--- START ---
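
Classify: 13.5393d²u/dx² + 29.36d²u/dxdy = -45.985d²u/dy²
Rewriting in standard form: 13.5393d²u/dx² + 29.36d²u/dxdy + 45.985d²u/dy² = 0. Elliptic (discriminant = -1628.409242).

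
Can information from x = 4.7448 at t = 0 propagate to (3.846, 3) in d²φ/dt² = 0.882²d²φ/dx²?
Yes. The domain of dependence is [1.2, 6.492], and 4.7448 ∈ [1.2, 6.492].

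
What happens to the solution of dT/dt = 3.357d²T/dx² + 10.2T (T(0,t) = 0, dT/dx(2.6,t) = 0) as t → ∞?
T grows unboundedly. Reaction dominates diffusion (r=10.2 > κπ²/(4L²)≈1.23); solution grows exponentially.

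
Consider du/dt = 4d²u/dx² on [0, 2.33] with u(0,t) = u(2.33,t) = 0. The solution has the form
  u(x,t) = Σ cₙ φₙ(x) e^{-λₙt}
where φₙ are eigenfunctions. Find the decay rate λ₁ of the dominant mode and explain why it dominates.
Eigenvalues: λₙ = 4n²π²/2.33².
First three modes:
  n=1: λ₁ = 4π²/2.33² ≈ 7.272
  n=2: λ₂ = 16π²/2.33² ≈ 29.088 (4× faster decay)
  n=3: λ₃ = 36π²/2.33² ≈ 65.447 (9× faster decay)
As t → ∞, higher modes decay exponentially faster. The n=1 mode dominates: u ~ c₁ sin(πx/2.33) e^{-λ₁t}.
Decay rate: λ₁ = 4π²/2.33² ≈ 7.272.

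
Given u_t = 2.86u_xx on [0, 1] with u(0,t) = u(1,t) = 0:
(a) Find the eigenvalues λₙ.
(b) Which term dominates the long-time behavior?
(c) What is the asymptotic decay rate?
Eigenvalues: λₙ = 2.86n²π².
First three modes:
  n=1: λ₁ = 2.86π² ≈ 28.227
  n=2: λ₂ = 11.44π² ≈ 112.908 (4× faster decay)
  n=3: λ₃ = 25.74π² ≈ 254.044 (9× faster decay)
As t → ∞, higher modes decay exponentially faster. The n=1 mode dominates: u ~ c₁ sin(πx) e^{-λ₁t}.
Decay rate: λ₁ = 2.86π² ≈ 28.227.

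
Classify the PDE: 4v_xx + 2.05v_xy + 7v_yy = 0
A = 4, B = 2.05, C = 7. Discriminant B² - 4AC = -107.7975. Since -107.7975 < 0, elliptic.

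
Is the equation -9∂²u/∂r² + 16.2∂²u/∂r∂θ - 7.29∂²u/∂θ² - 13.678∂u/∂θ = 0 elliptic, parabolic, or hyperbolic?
Computing B² - 4AC with A = -9, B = 16.2, C = -7.29: discriminant = 0 (zero). Answer: parabolic.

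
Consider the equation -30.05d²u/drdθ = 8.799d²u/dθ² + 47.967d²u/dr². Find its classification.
Rewriting in standard form: -47.967d²u/dr² - 30.05d²u/drdθ - 8.799d²u/dθ² = 0. Elliptic. (A = -47.967, B = -30.05, C = -8.799 gives B² - 4AC = -785.244032.)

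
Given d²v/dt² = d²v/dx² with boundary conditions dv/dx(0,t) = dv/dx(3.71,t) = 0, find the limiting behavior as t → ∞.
v oscillates about a mean that drifts linearly in t (generically unbounded; no decay). There is no damping, so the nonconstant modes persist as standing waves (energy conserved, no decay). But with Neumann conditions at both ends the constant mode has eigenvalue 0: the spatial mean M(t) of v satisfies M'' = 0, so M(t) = M(0) + M'(0)·t. Unless the initial velocity has zero mean (∫v_t(x,0)dx = 0), the solution grows linearly in t (unbounded, though not exponentially); if it does have zero mean, the solution stays bounded and simply oscillates.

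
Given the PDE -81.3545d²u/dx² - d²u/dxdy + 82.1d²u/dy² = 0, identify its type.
The second-order coefficients are A = -81.3545, B = -1, C = 82.1. Since B² - 4AC = 26717.8178 > 0, this is a hyperbolic PDE.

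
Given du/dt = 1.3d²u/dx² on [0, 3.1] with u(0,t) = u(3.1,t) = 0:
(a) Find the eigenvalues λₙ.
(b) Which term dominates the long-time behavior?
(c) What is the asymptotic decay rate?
Eigenvalues: λₙ = 1.3n²π²/3.1².
First three modes:
  n=1: λ₁ = 1.3π²/3.1² ≈ 1.335
  n=2: λ₂ = 5.2π²/3.1² ≈ 5.34 (4× faster decay)
  n=3: λ₃ = 11.7π²/3.1² ≈ 12.016 (9× faster decay)
As t → ∞, higher modes decay exponentially faster. The n=1 mode dominates: u ~ c₁ sin(πx/3.1) e^{-λ₁t}.
Decay rate: λ₁ = 1.3π²/3.1² ≈ 1.335.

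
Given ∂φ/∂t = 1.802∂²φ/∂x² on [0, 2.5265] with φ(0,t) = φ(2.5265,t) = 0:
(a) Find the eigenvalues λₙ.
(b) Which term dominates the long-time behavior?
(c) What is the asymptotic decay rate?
Eigenvalues: λₙ = 1.802n²π²/2.5265².
First three modes:
  n=1: λ₁ = 1.802π²/2.5265² ≈ 2.786
  n=2: λ₂ = 7.208π²/2.5265² ≈ 11.145 (4× faster decay)
  n=3: λ₃ = 16.218π²/2.5265² ≈ 25.076 (9× faster decay)
As t → ∞, higher modes decay exponentially faster. The n=1 mode dominates: φ ~ c₁ sin(πx/2.5265) e^{-λ₁t}.
Decay rate: λ₁ = 1.802π²/2.5265² ≈ 2.786.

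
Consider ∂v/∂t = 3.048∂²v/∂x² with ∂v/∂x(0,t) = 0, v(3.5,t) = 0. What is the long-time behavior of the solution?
As t → ∞, v → 0. Heat escapes through the Dirichlet boundary.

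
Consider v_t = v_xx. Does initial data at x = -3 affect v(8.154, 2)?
Yes, for any finite x. The heat equation has infinite propagation speed, so all initial data affects all points at any t > 0.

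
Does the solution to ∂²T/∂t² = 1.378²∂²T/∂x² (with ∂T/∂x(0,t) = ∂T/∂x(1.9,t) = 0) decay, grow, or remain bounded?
T oscillates about a mean that drifts linearly in t (generically unbounded; no decay). There is no damping, so the nonconstant modes persist as standing waves (energy conserved, no decay). But with Neumann conditions at both ends the constant mode has eigenvalue 0: the spatial mean M(t) of T satisfies M'' = 0, so M(t) = M(0) + M'(0)·t. Unless the initial velocity has zero mean (∫T_t(x,0)dx = 0), the solution grows linearly in t (unbounded, though not exponentially); if it does have zero mean, the solution stays bounded and simply oscillates.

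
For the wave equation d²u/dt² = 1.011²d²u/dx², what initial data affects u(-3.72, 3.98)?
Domain of dependence: [-7.74378, 0.30378]. Signals travel at speed 1.011, so data within |x - -3.72| ≤ 1.011·3.98 = 4.02378 can reach the point.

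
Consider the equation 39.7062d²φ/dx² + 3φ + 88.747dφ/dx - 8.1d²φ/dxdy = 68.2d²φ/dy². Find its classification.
Rewriting in standard form: 39.7062d²φ/dx² - 8.1d²φ/dxdy - 68.2d²φ/dy² + 88.747dφ/dx + 3φ = 0. Hyperbolic. (A = 39.7062, B = -8.1, C = -68.2 gives B² - 4AC = 10897.46136.)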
--- END ---
§ Exercise instructions: Repeat the records above exactly, leaving none out.

§ Task answer:
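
Classify: 13.5393d²u/dx² + 29.36d²u/dxdy = -45.985d²u/dy²
Rewriting in standard form: 13.5393d²u/dx² + 29.36d²u/dxdy + 45.985d²u/dy² = 0. Elliptic (discriminant = -1628.409242).

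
Can information from x = 4.7448 at t = 0 propagate to (3.846, 3) in d²φ/dt² = 0.882²d²φ/dx²?
Yes. The domain of dependence is [1.2, 6.492], and 4.7448 ∈ [1.2, 6.492].

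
What happens to the solution of dT/dt = 3.357d²T/dx² + 10.2T (T(0,t) = 0, dT/dx(2.6,t) = 0) as t → ∞?
T grows unboundedly. Reaction dominates diffusion (r=10.2 > κπ²/(4L²)≈1.23); solution grows exponentially.

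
Consider du/dt = 4d²u/dx² on [0, 2.33] with u(0,t) = u(2.33,t) = 0. The solution has the form
  u(x,t) = Σ cₙ φₙ(x) e^{-λₙt}
where φₙ are eigenfunctions. Find the decay rate λ₁ of the dominant mode and explain why it dominates.
Eigenvalues: λₙ = 4n²π²/2.33².
First three modes:
  n=1: λ₁ = 4π²/2.33² ≈ 7.272
  n=2: λ₂ = 16π²/2.33² ≈ 29.088 (4× faster decay)
  n=3: λ₃ = 36π²/2.33² ≈ 65.447 (9× faster decay)
As t → ∞, higher modes decay exponentially faster. The n=1 mode dominates: u ~ c₁ sin(πx/2.33) e^{-λ₁t}.
Decay rate: λ₁ = 4π²/2.33² ≈ 7.272.

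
Given u_t = 2.86u_xx on [0, 1] with u(0,t) = u(1,t) = 0:
(a) Find the eigenvalues λₙ.
(b) Which term dominates the long-time behavior?
(c) What is the asymptotic decay rate?
Eigenvalues: λₙ = 2.86n²π².
First three modes:
  n=1: λ₁ = 2.86π² ≈ 28.227
  n=2: λ₂ = 11.44π² ≈ 112.908 (4× faster decay)
  n=3: λ₃ = 25.74π² ≈ 254.044 (9× faster decay)
As t → ∞, higher modes decay exponentially faster. The n=1 mode dominates: u ~ c₁ sin(πx) e^{-λ₁t}.
Decay rate: λ₁ = 2.86π² ≈ 28.227.

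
Classify the PDE: 4v_xx + 2.05v_xy + 7v_yy = 0
A = 4, B = 2.05, C = 7. Discriminant B² - 4AC = -107.7975. Since -107.7975 < 0, elliptic.

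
Is the equation -9∂²u/∂r² + 16.2∂²u/∂r∂θ - 7.29∂²u/∂θ² - 13.678∂u/∂θ = 0 elliptic, parabolic, or hyperbolic?
Computing B² - 4AC with A = -9, B = 16.2, C = -7.29: discriminant = 0 (zero). Answer: parabolic.

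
Consider the equation -30.05d²u/drdθ = 8.799d²u/dθ² + 47.967d²u/dr². Find its classification.
Rewriting in standard form: -47.967d²u/dr² - 30.05d²u/drdθ - 8.799d²u/dθ² = 0. Elliptic. (A = -47.967, B = -30.05, C = -8.799 gives B² - 4AC = -785.244032.)

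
Given d²v/dt² = d²v/dx² with boundary conditions dv/dx(0,t) = dv/dx(3.71,t) = 0, find the limiting behavior as t → ∞.
v oscillates about a mean that drifts linearly in t (generically unbounded; no decay). There is no damping, so the nonconstant modes persist as standing waves (energy conserved, no decay). But with Neumann conditions at both ends the constant mode has eigenvalue 0: the spatial mean M(t) of v satisfies M'' = 0, so M(t) = M(0) + M'(0)·t. Unless the initial velocity has zero mean (∫v_t(x,0)dx = 0), the solution grows linearly in t (unbounded, though not exponentially); if it does have zero mean, the solution stays bounded and simply oscillates.

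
Given the PDE -81.3545d²u/dx² - d²u/dxdy + 82.1d²u/dy² = 0, identify its type.
The second-order coefficients are A = -81.3545, B = -1, C = 82.1. Since B² - 4AC = 26717.8178 > 0, this is a hyperbolic PDE.

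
Given du/dt = 1.3d²u/dx² on [0, 3.1] with u(0,t) = u(3.1,t) = 0:
(a) Find the eigenvalues λₙ.
(b) Which term dominates the long-time behavior?
(c) What is the asymptotic decay rate?
Eigenvalues: λₙ = 1.3n²π²/3.1².
First three modes:
  n=1: λ₁ = 1.3π²/3.1² ≈ 1.335
  n=2: λ₂ = 5.2π²/3.1² ≈ 5.34 (4× faster decay)
  n=3: λ₃ = 11.7π²/3.1² ≈ 12.016 (9× faster decay)
As t → ∞, higher modes decay exponentially faster. The n=1 mode dominates: u ~ c₁ sin(πx/3.1) e^{-λ₁t}.
Decay rate: λ₁ = 1.3π²/3.1² ≈ 1.335.

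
Given ∂φ/∂t = 1.802∂²φ/∂x² on [0, 2.5265] with φ(0,t) = φ(2.5265,t) = 0:
(a) Find the eigenvalues λₙ.
(b) Which term dominates the long-time behavior?
(c) What is the asymptotic decay rate?
Eigenvalues: λₙ = 1.802n²π²/2.5265².
First three modes:
  n=1: λ₁ = 1.802π²/2.5265² ≈ 2.786
  n=2: λ₂ = 7.208π²/2.5265² ≈ 11.145 (4× faster decay)
  n=3: λ₃ = 16.218π²/2.5265² ≈ 25.076 (9× faster decay)
As t → ∞, higher modes decay exponentially faster. The n=1 mode dominates: φ ~ c₁ sin(πx/2.5265) e^{-λ₁t}.
Decay rate: λ₁ = 1.802π²/2.5265² ≈ 2.786.

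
Consider ∂v/∂t = 3.048∂²v/∂x² with ∂v/∂x(0,t) = 0, v(3.5,t) = 0. What is the long-time behavior of the solution?
As t → ∞, v → 0. Heat escapes through the Dirichlet boundary.

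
Consider v_t = v_xx. Does initial data at x = -3 affect v(8.154, 2)?
Yes, for any finite x. The heat equation has infinite propagation speed, so all initial data affects all points at any t > 0.

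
Does the solution to ∂²T/∂t² = 1.378²∂²T/∂x² (with ∂T/∂x(0,t) = ∂T/∂x(1.9,t) = 0) decay, grow, or remain bounded?
T oscillates about a mean that drifts linearly in t (generically unbounded; no decay). There is no damping, so the nonconstant modes persist as standing waves (energy conserved, no decay). But with Neumann conditions at both ends the constant mode has eigenvalue 0: the spatial mean M(t) of T satisfies M'' = 0, so M(t) = M(0) + M'(0)·t. Unless the initial velocity has zero mean (∫T_t(x,0)dx = 0), the solution grows linearly in t (unbounded, though not exponentially); if it does have zero mean, the solution stays bounded and simply oscillates.

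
For the wave equation d²u/dt² = 1.011²d²u/dx², what initial data affects u(-3.72, 3.98)?
Domain of dependence: [-7.74378, 0.30378]. Signals travel at speed 1.011, so data within |x - -3.72| ≤ 1.011·3.98 = 4.02378 can reach the point.

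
Consider the equation 39.7062d²φ/dx² + 3φ + 88.747dφ/dx - 8.1d²φ/dxdy = 68.2d²φ/dy². Find its classification.
Rewriting in standard form: 39.7062d²φ/dx² - 8.1d²φ/dxdy - 68.2d²φ/dy² + 88.747dφ/dx + 3φ = 0. Hyperbolic. (A = 39.7062, B = -8.1, C = -68.2 gives B² - 4AC = 10897.46136.)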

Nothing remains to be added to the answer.